Find the word "from" in the records below. List each line containing it.

» **Data records**:
━━━━━━━━

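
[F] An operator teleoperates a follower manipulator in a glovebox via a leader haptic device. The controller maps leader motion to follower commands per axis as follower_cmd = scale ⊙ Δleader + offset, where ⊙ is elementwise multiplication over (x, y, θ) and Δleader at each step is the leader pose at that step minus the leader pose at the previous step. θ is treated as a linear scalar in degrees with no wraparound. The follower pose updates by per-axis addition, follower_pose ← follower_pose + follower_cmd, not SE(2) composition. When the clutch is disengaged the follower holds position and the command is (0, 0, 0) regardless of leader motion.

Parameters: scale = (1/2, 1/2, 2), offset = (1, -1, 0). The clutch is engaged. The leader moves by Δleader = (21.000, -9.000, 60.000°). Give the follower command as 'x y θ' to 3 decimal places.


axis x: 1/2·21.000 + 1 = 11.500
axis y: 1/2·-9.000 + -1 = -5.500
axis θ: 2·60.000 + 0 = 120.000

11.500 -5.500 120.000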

━━━━━━━━

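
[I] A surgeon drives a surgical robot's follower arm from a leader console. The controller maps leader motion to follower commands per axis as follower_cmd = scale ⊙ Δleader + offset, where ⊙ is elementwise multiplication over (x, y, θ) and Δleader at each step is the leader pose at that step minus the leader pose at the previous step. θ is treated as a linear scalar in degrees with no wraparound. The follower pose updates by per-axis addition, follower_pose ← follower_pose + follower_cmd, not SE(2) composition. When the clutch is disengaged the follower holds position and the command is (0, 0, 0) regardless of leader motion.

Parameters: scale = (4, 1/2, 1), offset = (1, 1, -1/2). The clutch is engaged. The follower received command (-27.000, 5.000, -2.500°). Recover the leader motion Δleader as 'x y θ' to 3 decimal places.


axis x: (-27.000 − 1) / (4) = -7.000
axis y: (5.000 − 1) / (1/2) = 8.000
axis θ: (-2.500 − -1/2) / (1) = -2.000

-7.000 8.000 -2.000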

━━━━━━━━

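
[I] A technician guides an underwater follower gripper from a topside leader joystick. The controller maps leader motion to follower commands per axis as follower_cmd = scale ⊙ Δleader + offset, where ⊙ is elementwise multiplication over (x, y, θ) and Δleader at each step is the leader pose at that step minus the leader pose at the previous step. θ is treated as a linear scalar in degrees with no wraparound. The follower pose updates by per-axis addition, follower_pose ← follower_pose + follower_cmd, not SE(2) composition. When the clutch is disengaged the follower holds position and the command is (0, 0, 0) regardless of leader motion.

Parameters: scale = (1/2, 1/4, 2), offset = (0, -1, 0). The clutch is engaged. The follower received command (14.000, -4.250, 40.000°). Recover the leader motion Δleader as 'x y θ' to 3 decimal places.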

━━━━━━━━

» **Output below**:
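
[I] A surgeon drives a surgical robot's follower arm from a leader console. The controller maps leader motion to follower commands per axis as follower_cmd = scale ⊙ Δleader + offset, where ⊙ is elementwise multiplication over (x, y, θ) and Δleader at each step is the leader pose at that step minus the leader pose at the previous step. θ is treated as a linear scalar in degrees with no wraparound. The follower pose updates by per-axis addition, follower_pose ← follower_pose + follower_cmd, not SE(2) composition. When the clutch is disengaged the follower holds position and the command is (0, 0, 0) regardless of leader motion.
[I] A technician guides an underwater follower gripper from a topside leader joystick. The controller maps leader motion to follower commands per axis as follower_cmd = scale ⊙ Δleader + offset, where ⊙ is elementwise multiplication over (x, y, θ) and Δleader at each step is the leader pose at that step minus the leader pose at the previous step. θ is treated as a linear scalar in degrees with no wraparound. The follower pose updates by per-axis addition, follower_pose ← follower_pose + follower_cmd, not SE(2) composition. When the clutch is disengaged the follower holds position and the command is (0, 0, 0) regardless of leader motion.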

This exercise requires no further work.